__Exercise aim__. From the data below, return the exact lines starting at the line containing "Finding | status" and ending at the line containing "The table gives, for each field", both included, and nothing else.

__Recorded data__.
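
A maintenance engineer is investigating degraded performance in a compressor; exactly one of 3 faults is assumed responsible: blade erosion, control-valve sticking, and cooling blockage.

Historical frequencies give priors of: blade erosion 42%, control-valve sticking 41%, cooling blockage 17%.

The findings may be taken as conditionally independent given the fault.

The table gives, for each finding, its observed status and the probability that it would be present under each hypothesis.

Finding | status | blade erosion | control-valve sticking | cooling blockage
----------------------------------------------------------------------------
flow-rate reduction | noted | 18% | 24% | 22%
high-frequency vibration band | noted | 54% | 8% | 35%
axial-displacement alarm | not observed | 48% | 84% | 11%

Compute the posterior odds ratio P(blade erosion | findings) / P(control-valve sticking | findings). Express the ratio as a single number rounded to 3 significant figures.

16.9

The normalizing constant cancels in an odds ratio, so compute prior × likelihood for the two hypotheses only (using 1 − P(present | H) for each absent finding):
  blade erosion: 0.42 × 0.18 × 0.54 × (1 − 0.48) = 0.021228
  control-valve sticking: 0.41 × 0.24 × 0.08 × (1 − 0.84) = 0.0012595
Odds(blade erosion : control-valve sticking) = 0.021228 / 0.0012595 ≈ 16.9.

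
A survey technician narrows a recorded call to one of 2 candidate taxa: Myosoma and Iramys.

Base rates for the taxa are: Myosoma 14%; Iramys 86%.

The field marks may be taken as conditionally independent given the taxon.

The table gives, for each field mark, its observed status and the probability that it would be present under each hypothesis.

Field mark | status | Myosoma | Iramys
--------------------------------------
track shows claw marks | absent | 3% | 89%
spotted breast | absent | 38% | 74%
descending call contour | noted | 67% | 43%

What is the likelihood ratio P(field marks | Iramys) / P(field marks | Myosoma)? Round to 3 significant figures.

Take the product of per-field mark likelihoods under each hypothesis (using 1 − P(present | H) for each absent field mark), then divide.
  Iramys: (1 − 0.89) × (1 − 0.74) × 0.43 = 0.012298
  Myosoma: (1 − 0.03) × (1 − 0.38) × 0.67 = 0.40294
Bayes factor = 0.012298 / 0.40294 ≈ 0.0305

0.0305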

__Output below__.
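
Finding | status | blade erosion | control-valve sticking | cooling blockage
----------------------------------------------------------------------------
flow-rate reduction | noted | 18% | 24% | 22%
high-frequency vibration band | noted | 54% | 8% | 35%
axial-displacement alarm | not observed | 48% | 84% | 11%

Compute the posterior odds ratio P(blade erosion | findings) / P(control-valve sticking | findings). Express the ratio as a single number rounded to 3 significant figures.

16.9

The normalizing constant cancels in an odds ratio, so compute prior × likelihood for the two hypotheses only (using 1 − P(present | H) for each absent finding):
  blade erosion: 0.42 × 0.18 × 0.54 × (1 − 0.48) = 0.021228
  control-valve sticking: 0.41 × 0.24 × 0.08 × (1 − 0.84) = 0.0012595
Odds(blade erosion : control-valve sticking) = 0.021228 / 0.0012595 ≈ 16.9.

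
A survey technician narrows a recorded call to one of 2 candidate taxa: Myosoma and Iramys.

Base rates for the taxa are: Myosoma 14%; Iramys 86%.

The field marks may be taken as conditionally independent given the taxon.

The table gives, for each field mark, its observed status and the probability that it would be present under each hypothesis.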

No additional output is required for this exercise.